**WHAT TO DO**
Lines before the one containing "The 3 bytes" in the records below are to be left out; that line and all after it, through the end, are to be retyped exactly.

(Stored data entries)
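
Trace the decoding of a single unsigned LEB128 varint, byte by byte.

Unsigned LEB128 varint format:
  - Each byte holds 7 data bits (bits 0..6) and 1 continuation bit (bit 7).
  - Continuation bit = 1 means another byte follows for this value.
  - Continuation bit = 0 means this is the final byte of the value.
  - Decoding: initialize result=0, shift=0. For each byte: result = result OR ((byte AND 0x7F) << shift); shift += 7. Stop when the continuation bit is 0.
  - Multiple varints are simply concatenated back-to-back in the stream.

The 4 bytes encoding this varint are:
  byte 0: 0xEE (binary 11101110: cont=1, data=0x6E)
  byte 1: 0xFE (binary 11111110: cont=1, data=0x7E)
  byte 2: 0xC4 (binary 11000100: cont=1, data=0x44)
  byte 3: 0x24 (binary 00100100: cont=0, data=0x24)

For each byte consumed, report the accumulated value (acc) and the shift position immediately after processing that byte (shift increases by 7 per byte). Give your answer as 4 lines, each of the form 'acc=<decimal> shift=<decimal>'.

Answer: acc=110 shift=7
acc=16238 shift=14
acc=1130350 shift=21
acc=76627822 shift=28

Derivation:
byte 0=0xEE: payload=0x6E=110, contrib = 110<<0 = 110; acc -> 110, shift -> 7
byte 1=0xFE: payload=0x7E=126, contrib = 126<<7 = 16128; acc -> 16238, shift -> 14
byte 2=0xC4: payload=0x44=68, contrib = 68<<14 = 1114112; acc -> 1130350, shift -> 21
byte 3=0x24: payload=0x24=36, contrib = 36<<21 = 75497472; acc -> 76627822, shift -> 28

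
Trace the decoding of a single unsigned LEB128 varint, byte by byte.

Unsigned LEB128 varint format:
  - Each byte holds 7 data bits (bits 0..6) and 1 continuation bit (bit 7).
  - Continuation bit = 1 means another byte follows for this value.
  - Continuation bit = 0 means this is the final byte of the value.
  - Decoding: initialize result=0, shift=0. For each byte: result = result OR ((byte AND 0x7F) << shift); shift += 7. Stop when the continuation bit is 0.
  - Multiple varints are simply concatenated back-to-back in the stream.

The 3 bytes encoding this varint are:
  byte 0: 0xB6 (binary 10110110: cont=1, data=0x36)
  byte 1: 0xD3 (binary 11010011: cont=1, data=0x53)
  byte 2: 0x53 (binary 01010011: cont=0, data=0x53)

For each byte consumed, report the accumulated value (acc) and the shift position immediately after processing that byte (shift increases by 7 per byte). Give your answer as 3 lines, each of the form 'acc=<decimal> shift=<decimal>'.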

**RESPONSE AREA**
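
The 3 bytes encoding this varint are:
  byte 0: 0xB6 (binary 10110110: cont=1, data=0x36)
  byte 1: 0xD3 (binary 11010011: cont=1, data=0x53)
  byte 2: 0x53 (binary 01010011: cont=0, data=0x53)

For each byte consumed, report the accumulated value (acc) and the shift position immediately after processing that byte (shift increases by 7 per byte). Give your answer as 3 lines, each of the form 'acc=<decimal> shift=<decimal>'.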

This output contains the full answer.